__Exercise__
Using the data below, copy every line that contains the word "Minimize".

__Given entries__
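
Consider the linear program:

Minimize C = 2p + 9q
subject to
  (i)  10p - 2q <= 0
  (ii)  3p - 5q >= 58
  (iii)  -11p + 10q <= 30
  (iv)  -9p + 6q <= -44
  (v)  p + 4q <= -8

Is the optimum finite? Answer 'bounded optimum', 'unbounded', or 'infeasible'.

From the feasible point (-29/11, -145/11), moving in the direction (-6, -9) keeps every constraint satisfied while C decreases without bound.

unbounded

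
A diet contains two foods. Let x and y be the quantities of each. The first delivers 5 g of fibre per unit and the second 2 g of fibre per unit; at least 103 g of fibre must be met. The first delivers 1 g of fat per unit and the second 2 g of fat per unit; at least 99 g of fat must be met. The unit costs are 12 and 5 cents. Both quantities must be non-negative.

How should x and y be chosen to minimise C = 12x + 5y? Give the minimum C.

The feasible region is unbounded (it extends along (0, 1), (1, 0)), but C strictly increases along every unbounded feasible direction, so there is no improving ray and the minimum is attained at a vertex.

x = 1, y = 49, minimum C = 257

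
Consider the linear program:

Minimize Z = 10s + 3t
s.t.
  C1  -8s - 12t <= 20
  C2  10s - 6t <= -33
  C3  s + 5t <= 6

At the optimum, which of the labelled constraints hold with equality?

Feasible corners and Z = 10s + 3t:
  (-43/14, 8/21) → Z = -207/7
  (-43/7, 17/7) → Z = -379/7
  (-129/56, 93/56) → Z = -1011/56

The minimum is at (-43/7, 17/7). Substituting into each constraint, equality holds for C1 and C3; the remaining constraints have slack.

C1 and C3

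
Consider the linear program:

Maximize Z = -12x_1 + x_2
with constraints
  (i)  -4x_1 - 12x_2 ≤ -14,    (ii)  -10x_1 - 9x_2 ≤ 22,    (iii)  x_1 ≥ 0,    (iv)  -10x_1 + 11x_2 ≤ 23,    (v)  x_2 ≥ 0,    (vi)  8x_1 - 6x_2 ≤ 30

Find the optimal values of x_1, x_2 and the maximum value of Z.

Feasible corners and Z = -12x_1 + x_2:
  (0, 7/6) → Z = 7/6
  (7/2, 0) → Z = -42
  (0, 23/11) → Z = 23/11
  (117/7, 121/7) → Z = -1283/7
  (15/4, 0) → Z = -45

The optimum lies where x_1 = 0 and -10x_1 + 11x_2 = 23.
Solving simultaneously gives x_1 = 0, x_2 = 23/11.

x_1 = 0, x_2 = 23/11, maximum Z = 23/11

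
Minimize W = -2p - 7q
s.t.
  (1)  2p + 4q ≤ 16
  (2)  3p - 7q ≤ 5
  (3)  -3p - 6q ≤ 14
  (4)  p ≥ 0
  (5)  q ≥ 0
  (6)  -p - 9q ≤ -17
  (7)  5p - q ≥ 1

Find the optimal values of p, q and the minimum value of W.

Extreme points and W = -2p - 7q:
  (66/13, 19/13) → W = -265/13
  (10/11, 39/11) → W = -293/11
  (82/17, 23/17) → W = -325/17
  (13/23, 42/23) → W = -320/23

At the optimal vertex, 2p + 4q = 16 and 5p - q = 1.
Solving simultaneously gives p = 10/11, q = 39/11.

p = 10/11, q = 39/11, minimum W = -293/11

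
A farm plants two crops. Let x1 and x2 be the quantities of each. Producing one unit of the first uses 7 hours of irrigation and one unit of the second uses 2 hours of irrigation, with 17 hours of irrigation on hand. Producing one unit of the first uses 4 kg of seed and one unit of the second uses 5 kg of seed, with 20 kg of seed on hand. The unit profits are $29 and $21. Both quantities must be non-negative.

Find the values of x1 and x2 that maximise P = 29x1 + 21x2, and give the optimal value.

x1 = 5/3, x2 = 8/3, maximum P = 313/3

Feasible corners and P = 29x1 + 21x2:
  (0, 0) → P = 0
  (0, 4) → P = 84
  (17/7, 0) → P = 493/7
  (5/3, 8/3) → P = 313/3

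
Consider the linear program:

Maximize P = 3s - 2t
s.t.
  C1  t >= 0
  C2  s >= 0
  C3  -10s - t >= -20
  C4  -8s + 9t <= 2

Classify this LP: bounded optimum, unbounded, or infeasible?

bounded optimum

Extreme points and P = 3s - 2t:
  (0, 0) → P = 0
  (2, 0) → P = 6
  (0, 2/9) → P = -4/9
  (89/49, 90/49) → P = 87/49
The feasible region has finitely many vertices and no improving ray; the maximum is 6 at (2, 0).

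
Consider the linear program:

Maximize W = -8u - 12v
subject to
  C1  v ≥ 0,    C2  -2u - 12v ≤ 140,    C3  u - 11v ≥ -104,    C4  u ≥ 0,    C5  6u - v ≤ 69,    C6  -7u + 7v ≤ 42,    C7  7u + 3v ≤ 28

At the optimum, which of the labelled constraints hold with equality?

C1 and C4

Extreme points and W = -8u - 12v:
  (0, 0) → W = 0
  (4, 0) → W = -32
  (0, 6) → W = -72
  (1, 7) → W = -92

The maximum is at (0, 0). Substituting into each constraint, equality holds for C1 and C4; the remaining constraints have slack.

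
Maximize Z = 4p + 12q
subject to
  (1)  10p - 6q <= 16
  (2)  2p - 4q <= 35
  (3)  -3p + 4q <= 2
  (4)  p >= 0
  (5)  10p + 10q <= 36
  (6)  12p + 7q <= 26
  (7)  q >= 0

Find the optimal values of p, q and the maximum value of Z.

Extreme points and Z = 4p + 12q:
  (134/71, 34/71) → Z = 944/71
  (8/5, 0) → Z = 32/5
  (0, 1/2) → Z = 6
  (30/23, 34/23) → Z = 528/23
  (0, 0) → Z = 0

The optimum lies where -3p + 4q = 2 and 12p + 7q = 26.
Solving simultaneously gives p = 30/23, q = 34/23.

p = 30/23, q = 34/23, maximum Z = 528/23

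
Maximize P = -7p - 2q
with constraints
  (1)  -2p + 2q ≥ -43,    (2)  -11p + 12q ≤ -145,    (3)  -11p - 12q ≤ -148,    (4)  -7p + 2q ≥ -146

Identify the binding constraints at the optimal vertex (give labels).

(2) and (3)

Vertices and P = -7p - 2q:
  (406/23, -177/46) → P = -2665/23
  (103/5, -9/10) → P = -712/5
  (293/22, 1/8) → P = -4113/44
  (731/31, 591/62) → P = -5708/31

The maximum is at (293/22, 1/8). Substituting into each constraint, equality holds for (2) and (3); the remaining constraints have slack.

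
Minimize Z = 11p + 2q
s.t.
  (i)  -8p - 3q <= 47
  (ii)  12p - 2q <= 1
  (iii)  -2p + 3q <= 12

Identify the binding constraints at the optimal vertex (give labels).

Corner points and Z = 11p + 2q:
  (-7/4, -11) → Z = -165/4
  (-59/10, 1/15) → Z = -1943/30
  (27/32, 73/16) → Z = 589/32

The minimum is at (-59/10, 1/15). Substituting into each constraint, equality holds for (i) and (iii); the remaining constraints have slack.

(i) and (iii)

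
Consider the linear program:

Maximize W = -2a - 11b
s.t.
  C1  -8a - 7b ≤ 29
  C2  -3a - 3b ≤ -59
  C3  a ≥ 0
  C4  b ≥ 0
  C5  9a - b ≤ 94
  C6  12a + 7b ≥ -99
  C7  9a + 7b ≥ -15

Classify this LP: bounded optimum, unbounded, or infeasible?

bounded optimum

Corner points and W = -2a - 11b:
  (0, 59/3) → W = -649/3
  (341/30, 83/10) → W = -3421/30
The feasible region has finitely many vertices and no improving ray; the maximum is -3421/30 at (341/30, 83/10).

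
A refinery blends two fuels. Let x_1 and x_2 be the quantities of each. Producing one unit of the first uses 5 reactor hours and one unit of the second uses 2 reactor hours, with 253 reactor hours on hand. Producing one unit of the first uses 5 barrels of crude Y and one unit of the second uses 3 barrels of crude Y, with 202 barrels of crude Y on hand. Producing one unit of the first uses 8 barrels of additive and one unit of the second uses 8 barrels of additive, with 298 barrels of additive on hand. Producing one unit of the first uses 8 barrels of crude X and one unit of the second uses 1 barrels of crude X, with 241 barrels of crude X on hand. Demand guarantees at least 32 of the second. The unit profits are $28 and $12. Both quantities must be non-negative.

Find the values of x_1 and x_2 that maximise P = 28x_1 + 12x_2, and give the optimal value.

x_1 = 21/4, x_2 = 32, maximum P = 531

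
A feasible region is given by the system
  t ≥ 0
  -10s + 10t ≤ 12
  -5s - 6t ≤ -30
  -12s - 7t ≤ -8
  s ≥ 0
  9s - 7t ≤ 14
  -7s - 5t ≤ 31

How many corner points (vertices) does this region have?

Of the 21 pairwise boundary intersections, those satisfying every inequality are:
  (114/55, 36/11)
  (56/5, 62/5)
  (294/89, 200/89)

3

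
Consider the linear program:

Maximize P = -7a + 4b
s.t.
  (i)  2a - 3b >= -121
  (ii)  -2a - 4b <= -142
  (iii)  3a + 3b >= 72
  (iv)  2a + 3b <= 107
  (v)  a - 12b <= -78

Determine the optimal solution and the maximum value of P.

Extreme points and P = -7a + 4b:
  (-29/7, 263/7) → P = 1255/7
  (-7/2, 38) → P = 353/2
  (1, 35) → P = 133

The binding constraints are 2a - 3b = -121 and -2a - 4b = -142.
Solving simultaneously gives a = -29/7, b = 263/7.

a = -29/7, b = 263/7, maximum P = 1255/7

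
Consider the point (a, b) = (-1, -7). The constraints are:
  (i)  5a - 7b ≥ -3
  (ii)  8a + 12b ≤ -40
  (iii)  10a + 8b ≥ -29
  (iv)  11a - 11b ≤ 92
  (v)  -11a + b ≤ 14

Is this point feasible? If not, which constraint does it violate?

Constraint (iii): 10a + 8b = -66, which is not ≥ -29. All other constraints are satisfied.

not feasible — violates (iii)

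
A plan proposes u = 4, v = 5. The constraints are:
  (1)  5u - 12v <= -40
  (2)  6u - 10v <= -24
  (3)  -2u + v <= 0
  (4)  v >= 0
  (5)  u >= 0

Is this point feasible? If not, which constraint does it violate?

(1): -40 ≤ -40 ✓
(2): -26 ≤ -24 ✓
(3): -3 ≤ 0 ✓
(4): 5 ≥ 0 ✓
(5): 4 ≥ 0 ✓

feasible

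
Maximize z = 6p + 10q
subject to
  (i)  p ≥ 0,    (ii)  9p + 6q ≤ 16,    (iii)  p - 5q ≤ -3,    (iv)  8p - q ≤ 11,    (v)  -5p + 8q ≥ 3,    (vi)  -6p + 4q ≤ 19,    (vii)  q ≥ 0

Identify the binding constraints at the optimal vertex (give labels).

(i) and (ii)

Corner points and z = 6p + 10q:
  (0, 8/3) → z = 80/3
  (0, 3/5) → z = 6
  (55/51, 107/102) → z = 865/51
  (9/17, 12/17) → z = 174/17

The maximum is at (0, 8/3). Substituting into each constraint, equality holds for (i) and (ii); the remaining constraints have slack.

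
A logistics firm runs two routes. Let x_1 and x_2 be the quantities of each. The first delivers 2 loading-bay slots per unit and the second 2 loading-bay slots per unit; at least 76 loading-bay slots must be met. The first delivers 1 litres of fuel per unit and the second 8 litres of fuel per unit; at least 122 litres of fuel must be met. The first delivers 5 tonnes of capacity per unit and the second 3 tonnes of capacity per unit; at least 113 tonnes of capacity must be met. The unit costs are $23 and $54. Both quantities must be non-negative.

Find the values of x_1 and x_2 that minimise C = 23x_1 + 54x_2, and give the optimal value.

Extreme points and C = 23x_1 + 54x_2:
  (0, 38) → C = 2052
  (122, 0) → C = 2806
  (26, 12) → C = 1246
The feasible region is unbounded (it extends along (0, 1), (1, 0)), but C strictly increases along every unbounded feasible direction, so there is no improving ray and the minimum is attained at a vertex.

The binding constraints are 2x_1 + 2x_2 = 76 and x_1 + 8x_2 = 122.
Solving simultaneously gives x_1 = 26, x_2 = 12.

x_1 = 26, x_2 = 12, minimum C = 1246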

__Task result__
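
Minimize C = 2p + 9q
Minimize Z = 10s + 3t
Minimize W = -2p - 7q
Minimize Z = 11p + 2q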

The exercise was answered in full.